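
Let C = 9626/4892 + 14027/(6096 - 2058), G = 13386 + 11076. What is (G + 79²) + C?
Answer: 75826419845/2469237 ≈ 30708.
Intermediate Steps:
G = 24462
C = 13436234/2469237 (C = 9626*(1/4892) + 14027/4038 = 4813/2446 + 14027*(1/4038) = 4813/2446 + 14027/4038 = 13436234/2469237 ≈ 5.4415)
(G + 79²) + C = (24462 + 79²) + 13436234/2469237 = (24462 + 6241) + 13436234/2469237 = 30703 + 13436234/2469237 = 75826419845/2469237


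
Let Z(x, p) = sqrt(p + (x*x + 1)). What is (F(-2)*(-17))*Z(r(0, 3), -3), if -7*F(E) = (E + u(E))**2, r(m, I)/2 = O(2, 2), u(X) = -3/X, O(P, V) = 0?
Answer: 17*I*sqrt(2)/28 ≈ 0.85863*I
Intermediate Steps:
r(m, I) = 0 (r(m, I) = 2*0 = 0)
Z(x, p) = sqrt(1 + p + x**2) (Z(x, p) = sqrt(p + (x**2 + 1)) = sqrt(p + (1 + x**2)) = sqrt(1 + p + x**2))
F(E) = -(E - 3/E)**2/7
(F(-2)*(-17))*Z(r(0, 3), -3) = (-1/7*(-3 + (-2)**2)**2/(-2)**2*(-17))*sqrt(1 - 3 + 0**2) = (-1/7*1/4*(-3 + 4)**2*(-17))*sqrt(1 - 3 + 0) = (-1/7*1/4*1**2*(-17))*sqrt(-2) = (-1/7*1/4*1*(-17))*(I*sqrt(2)) = (-1/28*(-17))*(I*sqrt(2)) = 17*(I*sqrt(2))/28 = 17*I*sqrt(2)/28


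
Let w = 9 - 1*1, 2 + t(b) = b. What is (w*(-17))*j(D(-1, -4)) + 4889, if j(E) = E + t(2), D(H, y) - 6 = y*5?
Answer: 6793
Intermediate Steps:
t(b) = -2 + b
w = 8 (w = 9 - 1 = 8)
D(H, y) = 6 + 5*y (D(H, y) = 6 + y*5 = 6 + 5*y)
j(E) = E (j(E) = E + (-2 + 2) = E + 0 = E)
(w*(-17))*j(D(-1, -4)) + 4889 = (8*(-17))*(6 + 5*(-4)) + 4889 = -136*(6 - 20) + 4889 = -136*(-14) + 4889 = 1904 + 4889 = 6793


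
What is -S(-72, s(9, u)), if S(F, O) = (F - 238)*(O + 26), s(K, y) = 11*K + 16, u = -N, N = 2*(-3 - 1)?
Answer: 43710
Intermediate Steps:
N = -8 (N = 2*(-4) = -8)
u = 8 (u = -1*(-8) = 8)
s(K, y) = 16 + 11*K
S(F, O) = (-238 + F)*(26 + O)
-S(-72, s(9, u)) = -(-6188 - 238*(16 + 11*9) + 26*(-72) - 72*(16 + 11*9)) = -(-6188 - 238*(16 + 99) - 1872 - 72*(16 + 99)) = -(-6188 - 238*115 - 1872 - 72*115) = -(-6188 - 27370 - 1872 - 8280) = -1*(-43710) = 43710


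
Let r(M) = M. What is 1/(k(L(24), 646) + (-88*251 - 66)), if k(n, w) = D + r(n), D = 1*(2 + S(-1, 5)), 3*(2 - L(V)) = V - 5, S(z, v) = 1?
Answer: -3/66466 ≈ -4.5136e-5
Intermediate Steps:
L(V) = 11/3 - V/3 (L(V) = 2 - (V - 5)/3 = 2 - (-5 + V)/3 = 2 + (5/3 - V/3) = 11/3 - V/3)
D = 3 (D = 1*(2 + 1) = 1*3 = 3)
k(n, w) = 3 + n
1/(k(L(24), 646) + (-88*251 - 66)) = 1/((3 + (11/3 - 1/3*24)) + (-88*251 - 66)) = 1/((3 + (11/3 - 8)) + (-22088 - 66)) = 1/((3 - 13/3) - 22154) = 1/(-4/3 - 22154) = 1/(-66466/3) = -3/66466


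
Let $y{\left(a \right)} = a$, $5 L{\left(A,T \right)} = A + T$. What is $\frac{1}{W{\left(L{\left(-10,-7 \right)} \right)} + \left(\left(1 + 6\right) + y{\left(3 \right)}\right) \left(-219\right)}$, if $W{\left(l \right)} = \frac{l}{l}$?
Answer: $- \frac{1}{2189} \approx -0.00045683$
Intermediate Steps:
$L{\left(A,T \right)} = \frac{A}{5} + \frac{T}{5}$ ($L{\left(A,T \right)} = \frac{A + T}{5} = \frac{A}{5} + \frac{T}{5}$)
$W{\left(l \right)} = 1$
$\frac{1}{W{\left(L{\left(-10,-7 \right)} \right)} + \left(\left(1 + 6\right) + y{\left(3 \right)}\right) \left(-219\right)} = \frac{1}{1 + \left(\left(1 + 6\right) + 3\right) \left(-219\right)} = \frac{1}{1 + \left(7 + 3\right) \left(-219\right)} = \frac{1}{1 + 10 \left(-219\right)} = \frac{1}{1 - 2190} = \frac{1}{-2189} = - \frac{1}{2189}$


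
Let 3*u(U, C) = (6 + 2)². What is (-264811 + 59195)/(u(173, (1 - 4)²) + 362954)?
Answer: -308424/544463 ≈ -0.56647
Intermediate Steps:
u(U, C) = 64/3 (u(U, C) = (6 + 2)²/3 = (⅓)*8² = (⅓)*64 = 64/3)
(-264811 + 59195)/(u(173, (1 - 4)²) + 362954) = (-264811 + 59195)/(64/3 + 362954) = -205616/1088926/3 = -205616*3/1088926 = -308424/544463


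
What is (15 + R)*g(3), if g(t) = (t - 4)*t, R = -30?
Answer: 45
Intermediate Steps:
g(t) = t*(-4 + t) (g(t) = (-4 + t)*t = t*(-4 + t))
(15 + R)*g(3) = (15 - 30)*(3*(-4 + 3)) = -45*(-1) = -15*(-3) = 45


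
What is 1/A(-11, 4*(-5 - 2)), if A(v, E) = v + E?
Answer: -1/39 ≈ -0.025641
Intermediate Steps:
A(v, E) = E + v
1/A(-11, 4*(-5 - 2)) = 1/(4*(-5 - 2) - 11) = 1/(4*(-7) - 11) = 1/(-28 - 11) = 1/(-39) = -1/39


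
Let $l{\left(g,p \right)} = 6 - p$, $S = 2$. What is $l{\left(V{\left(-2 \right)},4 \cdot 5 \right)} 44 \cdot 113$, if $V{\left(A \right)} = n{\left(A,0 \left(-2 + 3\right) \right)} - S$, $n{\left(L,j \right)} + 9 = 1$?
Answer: $-69608$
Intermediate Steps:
$n{\left(L,j \right)} = -8$ ($n{\left(L,j \right)} = -9 + 1 = -8$)
$V{\left(A \right)} = -10$ ($V{\left(A \right)} = -8 - 2 = -10$)
$l{\left(V{\left(-2 \right)},4 \cdot 5 \right)} 44 \cdot 113 = \left(6 - 4 \cdot 5\right) 44 \cdot 113 = \left(6 - 20\right) 4972 = \left(-14\right) 4972 = -69608$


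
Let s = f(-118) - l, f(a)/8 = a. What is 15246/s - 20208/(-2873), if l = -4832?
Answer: 6798359/620568 ≈ 10.955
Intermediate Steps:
f(a) = 8*a
s = 3888 (s = 8*(-118) - 1*(-4832) = -944 + 4832 = 3888)
15246/s - 20208/(-2873) = 15246/3888 - 20208/(-2873) = 15246*(1/3888) - 20208*(-1/2873) = 847/216 + 20208/2873 = 6798359/620568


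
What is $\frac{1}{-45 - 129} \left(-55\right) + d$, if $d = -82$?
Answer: $- \frac{14213}{174} \approx -81.684$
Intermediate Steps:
$\frac{1}{-45 - 129} \left(-55\right) + d = \frac{1}{-45 - 129} \left(-55\right) - 82 = \frac{1}{-174} \left(-55\right) - 82 = \left(- \frac{1}{174}\right) \left(-55\right) - 82 = \frac{55}{174} - 82 = - \frac{14213}{174}$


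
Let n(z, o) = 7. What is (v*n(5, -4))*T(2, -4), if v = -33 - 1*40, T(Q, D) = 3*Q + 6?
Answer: -6132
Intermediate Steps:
T(Q, D) = 6 + 3*Q
v = -73 (v = -33 - 40 = -73)
(v*n(5, -4))*T(2, -4) = (-73*7)*(6 + 3*2) = -511*(6 + 6) = -511*12 = -6132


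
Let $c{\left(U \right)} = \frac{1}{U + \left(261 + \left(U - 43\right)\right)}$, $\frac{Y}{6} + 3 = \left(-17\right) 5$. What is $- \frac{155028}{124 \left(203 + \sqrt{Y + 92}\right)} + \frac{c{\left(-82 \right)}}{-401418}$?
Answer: $\frac{- 62 \sqrt{109} + 840118907297 i}{671973732 \left(- 203 i + 2 \sqrt{109}\right)} \approx -6.0943 + 0.62686 i$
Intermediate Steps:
$Y = -528$ ($Y = -18 + 6 \left(\left(-17\right) 5\right) = -18 + 6 \left(-85\right) = -18 - 510 = -528$)
$c{\left(U \right)} = \frac{1}{218 + 2 U}$ ($c{\left(U \right)} = \frac{1}{U + \left(261 + \left(-43 + U\right)\right)} = \frac{1}{U + \left(218 + U\right)} = \frac{1}{218 + 2 U}$)
$- \frac{155028}{124 \left(203 + \sqrt{Y + 92}\right)} + \frac{c{\left(-82 \right)}}{-401418} = - \frac{155028}{124 \left(203 + \sqrt{-528 + 92}\right)} + \frac{\frac{1}{2} \frac{1}{109 - 82}}{-401418} = - \frac{155028}{124 \left(203 + \sqrt{-436}\right)} + \frac{1}{2 \cdot 27} \left(- \frac{1}{401418}\right) = - \frac{155028}{124 \left(203 + 2 i \sqrt{109}\right)} + \frac{1}{2} \cdot \frac{1}{27} \left(- \frac{1}{401418}\right) = - \frac{155028}{25172 + 248 i \sqrt{109}} + \frac{1}{54} \left(- \frac{1}{401418}\right) = - \frac{155028}{25172 + 248 i \sqrt{109}} - \frac{1}{21676572} = - \frac{1}{21676572} - \frac{155028}{25172 + 248 i \sqrt{109}}$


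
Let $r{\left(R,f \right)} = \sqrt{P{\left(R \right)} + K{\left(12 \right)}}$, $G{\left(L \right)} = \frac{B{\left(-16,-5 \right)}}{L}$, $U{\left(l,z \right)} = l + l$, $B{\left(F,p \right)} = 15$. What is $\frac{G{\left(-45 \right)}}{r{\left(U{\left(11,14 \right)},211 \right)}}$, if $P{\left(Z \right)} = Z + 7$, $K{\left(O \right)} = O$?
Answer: $- \frac{\sqrt{41}}{123} \approx -0.052058$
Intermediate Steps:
$U{\left(l,z \right)} = 2 l$
$P{\left(Z \right)} = 7 + Z$
$G{\left(L \right)} = \frac{15}{L}$
$r{\left(R,f \right)} = \sqrt{19 + R}$ ($r{\left(R,f \right)} = \sqrt{\left(7 + R\right) + 12} = \sqrt{19 + R}$)
$\frac{G{\left(-45 \right)}}{r{\left(U{\left(11,14 \right)},211 \right)}} = \frac{15 \frac{1}{-45}}{\sqrt{19 + 2 \cdot 11}} = \frac{15 \left(- \frac{1}{45}\right)}{\sqrt{19 + 22}} = - \frac{1}{3 \sqrt{41}} = - \frac{\frac{1}{41} \sqrt{41}}{3} = - \frac{\sqrt{41}}{123}$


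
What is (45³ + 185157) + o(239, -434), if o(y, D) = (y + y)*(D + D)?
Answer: -138622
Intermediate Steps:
o(y, D) = 4*D*y (o(y, D) = (2*y)*(2*D) = 4*D*y)
(45³ + 185157) + o(239, -434) = (45³ + 185157) + 4*(-434)*239 = (91125 + 185157) - 414904 = 276282 - 414904 = -138622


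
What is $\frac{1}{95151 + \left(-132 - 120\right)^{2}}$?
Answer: $\frac{1}{158655} \approx 6.303 \cdot 10^{-6}$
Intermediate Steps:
$\frac{1}{95151 + \left(-132 - 120\right)^{2}} = \frac{1}{95151 + \left(-252\right)^{2}} = \frac{1}{95151 + 63504} = \frac{1}{158655}$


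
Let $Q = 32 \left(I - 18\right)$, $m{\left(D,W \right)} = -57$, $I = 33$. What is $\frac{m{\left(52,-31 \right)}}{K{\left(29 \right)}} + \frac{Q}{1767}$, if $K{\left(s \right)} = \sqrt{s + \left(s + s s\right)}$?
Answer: $\frac{160}{589} - \frac{57 \sqrt{899}}{899} \approx -1.6294$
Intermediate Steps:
$Q = 480$ ($Q = 32 \left(33 - 18\right) = 32 \cdot 15 = 480$)
$K{\left(s \right)} = \sqrt{s^{2} + 2 s}$ ($K{\left(s \right)} = \sqrt{s + \left(s + s^{2}\right)} = \sqrt{s^{2} + 2 s}$)
$\frac{m{\left(52,-31 \right)}}{K{\left(29 \right)}} + \frac{Q}{1767} = - \frac{57}{\sqrt{29 \left(2 + 29\right)}} + \frac{480}{1767} = - \frac{57}{\sqrt{29 \cdot 31}} + 480 \cdot \frac{1}{1767} = - \frac{57}{\sqrt{899}} + \frac{160}{589} = - 57 \frac{\sqrt{899}}{899} + \frac{160}{589} = - \frac{57 \sqrt{899}}{899} + \frac{160}{589} = \frac{160}{589} - \frac{57 \sqrt{899}}{899}$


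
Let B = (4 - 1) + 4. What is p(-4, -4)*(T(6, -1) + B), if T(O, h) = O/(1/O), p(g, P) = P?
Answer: -172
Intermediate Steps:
T(O, h) = O**2 (T(O, h) = O*O = O**2)
B = 7 (B = 3 + 4 = 7)
p(-4, -4)*(T(6, -1) + B) = -4*(6**2 + 7) = -4*(36 + 7) = -4*43 = -172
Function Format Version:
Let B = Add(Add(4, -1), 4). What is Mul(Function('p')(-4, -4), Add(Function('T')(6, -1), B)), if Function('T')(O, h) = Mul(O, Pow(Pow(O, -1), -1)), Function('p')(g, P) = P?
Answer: -172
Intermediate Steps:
Function('T')(O, h) = Pow(O, 2) (Function('T')(O, h) = Mul(O, O) = Pow(O, 2))
B = 7 (B = Add(3, 4) = 7)
Mul(Function('p')(-4, -4), Add(Function('T')(6, -1), B)) = Mul(-4, Add(Pow(6, 2), 7)) = Mul(-4, Add(36, 7)) = Mul(-4, 43) = -172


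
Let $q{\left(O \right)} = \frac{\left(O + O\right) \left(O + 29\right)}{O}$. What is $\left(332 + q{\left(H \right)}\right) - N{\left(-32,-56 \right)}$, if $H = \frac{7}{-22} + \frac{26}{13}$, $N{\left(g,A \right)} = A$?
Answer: $\frac{4943}{11} \approx 449.36$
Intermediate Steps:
$H = \frac{37}{22}$ ($H = 7 \left(- \frac{1}{22}\right) + 26 \cdot \frac{1}{13} = - \frac{7}{22} + 2 = \frac{37}{22} \approx 1.6818$)
$q{\left(O \right)} = 58 + 2 O$ ($q{\left(O \right)} = \frac{2 O \left(29 + O\right)}{O} = 58 + 2 O$)
$\left(332 + q{\left(H \right)}\right) - N{\left(-32,-56 \right)} = \left(332 + \left(58 + 2 \cdot \frac{37}{22}\right)\right) - -56 = \left(332 + \left(58 + \frac{37}{11}\right)\right) + 56 = \left(332 + \frac{675}{11}\right) + 56 = \frac{4327}{11} + 56 = \frac{4943}{11}$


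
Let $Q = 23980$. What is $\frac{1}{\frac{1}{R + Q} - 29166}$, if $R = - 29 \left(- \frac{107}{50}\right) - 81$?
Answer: $- \frac{1198053}{34942413748} \approx -3.4287 \cdot 10^{-5}$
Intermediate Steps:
$R = - \frac{947}{50}$ ($R = - 29 \left(\left(-107\right) \frac{1}{50}\right) - 81 = \left(-29\right) \left(- \frac{107}{50}\right) - 81 = \frac{3103}{50} - 81 = - \frac{947}{50} \approx -18.94$)
$\frac{1}{\frac{1}{R + Q} - 29166} = \frac{1}{\frac{1}{- \frac{947}{50} + 23980} - 29166} = \frac{1}{\frac{1}{\frac{1198053}{50}} - 29166} = \frac{1}{\frac{50}{1198053} - 29166} = \frac{1}{- \frac{34942413748}{1198053}} = - \frac{1198053}{34942413748}$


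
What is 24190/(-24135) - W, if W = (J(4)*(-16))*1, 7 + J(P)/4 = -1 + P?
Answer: -1240550/4827 ≈ -257.00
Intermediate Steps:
J(P) = -32 + 4*P (J(P) = -28 + 4*(-1 + P) = -28 + (-4 + 4*P) = -32 + 4*P)
W = 256 (W = ((-32 + 4*4)*(-16))*1 = ((-32 + 16)*(-16))*1 = -16*(-16)*1 = 256*1 = 256)
24190/(-24135) - W = 24190/(-24135) - 1*256 = 24190*(-1/24135) - 256 = -4838/4827 - 256 = -1240550/4827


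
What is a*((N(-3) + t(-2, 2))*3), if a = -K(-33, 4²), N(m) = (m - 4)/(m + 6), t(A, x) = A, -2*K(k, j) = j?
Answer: -104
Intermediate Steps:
K(k, j) = -j/2
N(m) = (-4 + m)/(6 + m)
a = 8 (a = -(-1)*4²/2 = -(-1)*16/2 = -1*(-8) = 8)
a*((N(-3) + t(-2, 2))*3) = 8*(((-4 - 3)/(6 - 3) - 2)*3) = 8*((-7/3 - 2)*3) = 8*(-13/3*3) = 8*(-13) = -104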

Description of the task.
Write out exactly the lines from the start of the material through the line with "Answer: 17*I*sqrt(2)/28 ≈ 0.85863*I". No other output is expected.

Answer to the problem.
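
Let C = 9626/4892 + 14027/(6096 - 2058), G = 13386 + 11076. What is (G + 79²) + C?
Answer: 75826419845/2469237 ≈ 30708.
Intermediate Steps:
G = 24462
C = 13436234/2469237 (C = 9626*(1/4892) + 14027/4038 = 4813/2446 + 14027*(1/4038) = 4813/2446 + 14027/4038 = 13436234/2469237 ≈ 5.4415)
(G + 79²) + C = (24462 + 79²) + 13436234/2469237 = (24462 + 6241) + 13436234/2469237 = 30703 + 13436234/2469237 = 75826419845/2469237


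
Let Z(x, p) = sqrt(p + (x*x + 1)). What is (F(-2)*(-17))*Z(r(0, 3), -3), if -7*F(E) = (E + u(E))**2, r(m, I)/2 = O(2, 2), u(X) = -3/X, O(P, V) = 0?
Answer: 17*I*sqrt(2)/28 ≈ 0.85863*I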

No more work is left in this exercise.